## Instructions to follow
Extract all lines in the data that contain the word "What".

□ □ □

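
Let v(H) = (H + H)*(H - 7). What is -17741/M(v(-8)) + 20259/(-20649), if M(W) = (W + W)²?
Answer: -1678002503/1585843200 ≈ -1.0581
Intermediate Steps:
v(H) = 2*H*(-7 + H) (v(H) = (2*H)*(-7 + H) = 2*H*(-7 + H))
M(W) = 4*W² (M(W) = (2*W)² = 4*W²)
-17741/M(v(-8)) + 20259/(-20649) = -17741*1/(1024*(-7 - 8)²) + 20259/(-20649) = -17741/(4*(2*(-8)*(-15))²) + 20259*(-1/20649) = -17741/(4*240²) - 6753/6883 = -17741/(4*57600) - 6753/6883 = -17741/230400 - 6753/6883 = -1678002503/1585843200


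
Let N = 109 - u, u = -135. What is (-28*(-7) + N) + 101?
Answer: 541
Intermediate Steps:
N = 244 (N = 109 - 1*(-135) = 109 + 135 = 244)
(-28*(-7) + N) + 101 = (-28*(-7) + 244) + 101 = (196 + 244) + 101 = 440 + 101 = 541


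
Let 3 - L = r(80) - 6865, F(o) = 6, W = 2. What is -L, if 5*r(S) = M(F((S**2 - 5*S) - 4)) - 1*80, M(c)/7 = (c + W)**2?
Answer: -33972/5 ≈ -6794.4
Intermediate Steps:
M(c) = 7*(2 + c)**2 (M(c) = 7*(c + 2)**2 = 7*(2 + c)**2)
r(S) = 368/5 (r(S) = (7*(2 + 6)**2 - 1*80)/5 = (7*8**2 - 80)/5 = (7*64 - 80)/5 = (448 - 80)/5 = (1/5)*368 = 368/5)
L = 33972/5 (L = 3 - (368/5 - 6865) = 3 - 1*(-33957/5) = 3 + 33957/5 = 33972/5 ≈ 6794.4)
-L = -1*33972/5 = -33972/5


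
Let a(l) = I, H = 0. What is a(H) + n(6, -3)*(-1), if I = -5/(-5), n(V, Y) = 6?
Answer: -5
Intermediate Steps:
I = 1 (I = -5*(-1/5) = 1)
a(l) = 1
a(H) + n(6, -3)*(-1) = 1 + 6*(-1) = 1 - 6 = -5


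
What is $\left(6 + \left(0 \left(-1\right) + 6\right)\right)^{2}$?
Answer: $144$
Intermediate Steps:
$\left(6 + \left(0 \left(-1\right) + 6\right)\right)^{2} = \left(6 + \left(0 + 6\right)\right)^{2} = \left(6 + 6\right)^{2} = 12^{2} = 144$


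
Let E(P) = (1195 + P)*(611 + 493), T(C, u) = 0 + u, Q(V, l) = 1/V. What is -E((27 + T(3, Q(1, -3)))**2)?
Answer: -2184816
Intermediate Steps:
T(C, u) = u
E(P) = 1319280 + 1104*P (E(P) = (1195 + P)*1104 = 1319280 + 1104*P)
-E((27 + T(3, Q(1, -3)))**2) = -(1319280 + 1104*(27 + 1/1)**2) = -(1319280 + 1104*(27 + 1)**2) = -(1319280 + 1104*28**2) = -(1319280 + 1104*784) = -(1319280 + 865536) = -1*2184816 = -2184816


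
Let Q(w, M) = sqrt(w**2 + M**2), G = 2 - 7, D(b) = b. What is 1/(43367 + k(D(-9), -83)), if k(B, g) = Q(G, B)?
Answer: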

□ □ □

## Answer box
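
Let v(H) = (H + H)*(H - 7). What is -17741/M(v(-8)) + 20259/(-20649), if M(W) = (W + W)²?
Let N = 109 - u, u = -135. What is (-28*(-7) + N) + 101?
Let 3 - L = r(80) - 6865, F(o) = 6, W = 2. What is -L, if 5*r(S) = M(F((S**2 - 5*S) - 4)) - 1*80, M(c)/7 = (c + W)**2?
Let a(l) = I, H = 0. What is a(H) + n(6, -3)*(-1), if I = -5/(-5), n(V, Y) = 6?
What is $\left(6 + \left(0 \left(-1\right) + 6\right)\right)^{2}$?
Let E(P) = (1195 + P)*(611 + 493), T(C, u) = 0 + u, Q(V, l) = 1/V. What is -E((27 + T(3, Q(1, -3)))**2)?
Let Q(w, M) = sqrt(w**2 + M**2), G = 2 - 7, D(b) = b. What is 1/(43367 + k(D(-9), -83)), if k(B, g) = Q(G, B)?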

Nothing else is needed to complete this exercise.